- **WHAT TO WORK ON**
The data below must be repeated exactly. Leave nothing out.

- **ENTRIES PROVIDED**

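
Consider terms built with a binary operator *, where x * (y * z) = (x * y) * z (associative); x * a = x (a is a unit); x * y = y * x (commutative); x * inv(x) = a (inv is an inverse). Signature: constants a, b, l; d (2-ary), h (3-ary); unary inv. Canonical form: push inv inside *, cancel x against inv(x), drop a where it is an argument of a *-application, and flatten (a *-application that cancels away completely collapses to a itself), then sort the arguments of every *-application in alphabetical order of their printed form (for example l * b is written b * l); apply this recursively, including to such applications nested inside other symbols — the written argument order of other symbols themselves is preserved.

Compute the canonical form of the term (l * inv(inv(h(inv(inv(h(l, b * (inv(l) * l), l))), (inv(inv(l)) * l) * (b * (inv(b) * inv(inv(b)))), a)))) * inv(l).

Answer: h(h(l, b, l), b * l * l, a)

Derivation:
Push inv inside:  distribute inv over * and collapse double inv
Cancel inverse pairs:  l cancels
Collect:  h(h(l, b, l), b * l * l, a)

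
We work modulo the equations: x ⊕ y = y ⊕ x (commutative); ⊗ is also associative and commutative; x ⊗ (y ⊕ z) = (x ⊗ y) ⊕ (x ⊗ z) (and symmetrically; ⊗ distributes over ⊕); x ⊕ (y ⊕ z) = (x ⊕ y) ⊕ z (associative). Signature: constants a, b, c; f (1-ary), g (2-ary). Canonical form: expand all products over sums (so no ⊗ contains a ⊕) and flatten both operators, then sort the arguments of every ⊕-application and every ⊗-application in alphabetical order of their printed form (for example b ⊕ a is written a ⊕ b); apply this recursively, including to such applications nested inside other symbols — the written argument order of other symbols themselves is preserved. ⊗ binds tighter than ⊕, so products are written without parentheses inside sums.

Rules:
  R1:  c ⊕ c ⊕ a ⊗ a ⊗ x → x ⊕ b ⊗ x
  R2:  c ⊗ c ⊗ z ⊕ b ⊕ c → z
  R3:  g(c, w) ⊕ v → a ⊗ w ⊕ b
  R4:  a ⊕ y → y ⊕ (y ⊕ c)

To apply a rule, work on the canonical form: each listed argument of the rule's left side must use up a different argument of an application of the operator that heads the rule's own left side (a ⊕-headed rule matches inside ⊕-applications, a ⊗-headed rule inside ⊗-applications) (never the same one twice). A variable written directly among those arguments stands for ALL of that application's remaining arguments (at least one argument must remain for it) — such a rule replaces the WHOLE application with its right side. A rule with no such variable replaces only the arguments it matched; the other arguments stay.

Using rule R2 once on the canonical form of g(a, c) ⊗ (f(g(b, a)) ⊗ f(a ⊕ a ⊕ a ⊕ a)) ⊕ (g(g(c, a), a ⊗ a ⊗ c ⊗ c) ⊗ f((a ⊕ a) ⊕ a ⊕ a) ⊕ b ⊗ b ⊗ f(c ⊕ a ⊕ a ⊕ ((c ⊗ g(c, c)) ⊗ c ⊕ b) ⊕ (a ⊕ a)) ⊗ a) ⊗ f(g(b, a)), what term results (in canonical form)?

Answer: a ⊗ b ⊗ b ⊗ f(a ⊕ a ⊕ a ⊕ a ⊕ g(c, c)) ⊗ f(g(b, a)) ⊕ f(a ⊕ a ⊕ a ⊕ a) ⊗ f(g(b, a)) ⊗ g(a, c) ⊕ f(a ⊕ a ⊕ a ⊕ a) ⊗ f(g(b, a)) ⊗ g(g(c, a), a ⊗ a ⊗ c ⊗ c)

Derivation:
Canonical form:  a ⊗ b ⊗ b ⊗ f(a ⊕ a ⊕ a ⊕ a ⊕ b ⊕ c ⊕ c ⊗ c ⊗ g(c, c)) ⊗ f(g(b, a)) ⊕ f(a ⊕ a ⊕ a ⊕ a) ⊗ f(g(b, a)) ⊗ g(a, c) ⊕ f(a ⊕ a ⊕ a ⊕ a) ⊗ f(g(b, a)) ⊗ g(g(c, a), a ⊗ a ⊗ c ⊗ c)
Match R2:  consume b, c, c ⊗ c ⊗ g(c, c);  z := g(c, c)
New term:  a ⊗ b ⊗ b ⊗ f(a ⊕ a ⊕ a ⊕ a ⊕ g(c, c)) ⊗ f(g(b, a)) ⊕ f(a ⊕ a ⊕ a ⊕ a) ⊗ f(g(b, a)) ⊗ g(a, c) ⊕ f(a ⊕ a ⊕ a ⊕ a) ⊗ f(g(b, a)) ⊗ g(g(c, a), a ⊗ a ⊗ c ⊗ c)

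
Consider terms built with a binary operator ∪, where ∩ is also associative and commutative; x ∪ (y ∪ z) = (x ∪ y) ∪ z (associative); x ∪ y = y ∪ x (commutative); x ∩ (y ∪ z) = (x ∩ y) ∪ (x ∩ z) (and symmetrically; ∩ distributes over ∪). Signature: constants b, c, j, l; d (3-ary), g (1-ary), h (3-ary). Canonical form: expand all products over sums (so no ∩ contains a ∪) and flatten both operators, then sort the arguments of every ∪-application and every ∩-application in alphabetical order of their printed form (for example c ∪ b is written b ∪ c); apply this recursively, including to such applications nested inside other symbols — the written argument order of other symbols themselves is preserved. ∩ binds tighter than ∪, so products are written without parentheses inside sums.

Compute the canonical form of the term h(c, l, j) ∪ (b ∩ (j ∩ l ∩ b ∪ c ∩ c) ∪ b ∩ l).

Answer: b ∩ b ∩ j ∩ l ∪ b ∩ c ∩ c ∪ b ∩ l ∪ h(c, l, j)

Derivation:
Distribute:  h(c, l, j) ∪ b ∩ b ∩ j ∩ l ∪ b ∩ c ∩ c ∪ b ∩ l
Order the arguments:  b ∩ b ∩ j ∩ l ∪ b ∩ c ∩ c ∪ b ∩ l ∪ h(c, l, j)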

- **YOUR SOLUTION**
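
Consider terms built with a binary operator *, where x * (y * z) = (x * y) * z (associative); x * a = x (a is a unit); x * y = y * x (commutative); x * inv(x) = a (inv is an inverse). Signature: constants a, b, l; d (2-ary), h (3-ary); unary inv. Canonical form: push inv inside *, cancel x against inv(x), drop a where it is an argument of a *-application, and flatten (a *-application that cancels away completely collapses to a itself), then sort the arguments of every *-application in alphabetical order of their printed form (for example l * b is written b * l); apply this recursively, including to such applications nested inside other symbols — the written argument order of other symbols themselves is preserved.

Compute the canonical form of the term (l * inv(inv(h(inv(inv(h(l, b * (inv(l) * l), l))), (inv(inv(l)) * l) * (b * (inv(b) * inv(inv(b)))), a)))) * inv(l).

Answer: h(h(l, b, l), b * l * l, a)

Derivation:
Push inv inside:  distribute inv over * and collapse double inv
Cancel inverse pairs:  l cancels
Collect:  h(h(l, b, l), b * l * l, a)

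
We work modulo the equations: x ⊕ y = y ⊕ x (commutative); ⊗ is also associative and commutative; x ⊗ (y ⊕ z) = (x ⊗ y) ⊕ (x ⊗ z) (and symmetrically; ⊗ distributes over ⊕); x ⊕ (y ⊕ z) = (x ⊕ y) ⊕ z (associative). Signature: constants a, b, c; f (1-ary), g (2-ary). Canonical form: expand all products over sums (so no ⊗ contains a ⊕) and flatten both operators, then sort the arguments of every ⊕-application and every ⊗-application in alphabetical order of their printed form (for example b ⊕ a is written a ⊕ b); apply this recursively, including to such applications nested inside other symbols — the written argument order of other symbols themselves is preserved. ⊗ binds tighter than ⊕, so products are written without parentheses inside sums.

Rules:
  R1:  c ⊕ c ⊕ a ⊗ a ⊗ x → x ⊕ b ⊗ x
  R2:  c ⊗ c ⊗ z ⊕ b ⊕ c → z
  R3:  g(c, w) ⊕ v → a ⊗ w ⊕ b
  R4:  a ⊕ y → y ⊕ (y ⊕ c)

To apply a rule, work on the canonical form: each listed argument of the rule's left side must use up a different argument of an application of the operator that heads the rule's own left side (a ⊕-headed rule matches inside ⊕-applications, a ⊗-headed rule inside ⊗-applications) (never the same one twice). A variable written directly among those arguments stands for ALL of that application's remaining arguments (at least one argument must remain for it) — such a rule replaces the WHOLE application with its right side. A rule with no such variable replaces only the arguments it matched; the other arguments stay.

Using rule R2 once on the canonical form of g(a, c) ⊗ (f(g(b, a)) ⊗ f(a ⊕ a ⊕ a ⊕ a)) ⊕ (g(g(c, a), a ⊗ a ⊗ c ⊗ c) ⊗ f((a ⊕ a) ⊕ a ⊕ a) ⊕ b ⊗ b ⊗ f(c ⊕ a ⊕ a ⊕ ((c ⊗ g(c, c)) ⊗ c ⊕ b) ⊕ (a ⊕ a)) ⊗ a) ⊗ f(g(b, a)), what term results (in canonical form)?

Answer: a ⊗ b ⊗ b ⊗ f(a ⊕ a ⊕ a ⊕ a ⊕ g(c, c)) ⊗ f(g(b, a)) ⊕ f(a ⊕ a ⊕ a ⊕ a) ⊗ f(g(b, a)) ⊗ g(a, c) ⊕ f(a ⊕ a ⊕ a ⊕ a) ⊗ f(g(b, a)) ⊗ g(g(c, a), a ⊗ a ⊗ c ⊗ c)

Derivation:
Canonical form:  a ⊗ b ⊗ b ⊗ f(a ⊕ a ⊕ a ⊕ a ⊕ b ⊕ c ⊕ c ⊗ c ⊗ g(c, c)) ⊗ f(g(b, a)) ⊕ f(a ⊕ a ⊕ a ⊕ a) ⊗ f(g(b, a)) ⊗ g(a, c) ⊕ f(a ⊕ a ⊕ a ⊕ a) ⊗ f(g(b, a)) ⊗ g(g(c, a), a ⊗ a ⊗ c ⊗ c)
Match R2:  consume b, c, c ⊗ c ⊗ g(c, c);  z := g(c, c)
New term:  a ⊗ b ⊗ b ⊗ f(a ⊕ a ⊕ a ⊕ a ⊕ g(c, c)) ⊗ f(g(b, a)) ⊕ f(a ⊕ a ⊕ a ⊕ a) ⊗ f(g(b, a)) ⊗ g(a, c) ⊕ f(a ⊕ a ⊕ a ⊕ a) ⊗ f(g(b, a)) ⊗ g(g(c, a), a ⊗ a ⊗ c ⊗ c)

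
Consider terms built with a binary operator ∪, where ∩ is also associative and commutative; x ∪ (y ∪ z) = (x ∪ y) ∪ z (associative); x ∪ y = y ∪ x (commutative); x ∩ (y ∪ z) = (x ∩ y) ∪ (x ∩ z) (and symmetrically; ∩ distributes over ∪). Signature: constants b, c, j, l; d (3-ary), g (1-ary), h (3-ary). Canonical form: expand all products over sums (so no ∩ contains a ∪) and flatten both operators, then sort the arguments of every ∪-application and every ∩-application in alphabetical order of their printed form (for example c ∪ b is written b ∪ c); apply this recursively, including to such applications nested inside other symbols — the written argument order of other symbols themselves is preserved. ∩ binds tighter than ∪, so products are written without parentheses inside sums.

Compute the canonical form of the term h(c, l, j) ∪ (b ∩ (j ∩ l ∩ b ∪ c ∩ c) ∪ b ∩ l).

Answer: b ∩ b ∩ j ∩ l ∪ b ∩ c ∩ c ∪ b ∩ l ∪ h(c, l, j)

Derivation:
Distribute:  h(c, l, j) ∪ b ∩ b ∩ j ∩ l ∪ b ∩ c ∩ c ∪ b ∩ l
Order the arguments:  b ∩ b ∩ j ∩ l ∪ b ∩ c ∩ c ∪ b ∩ l ∪ h(c, l, j)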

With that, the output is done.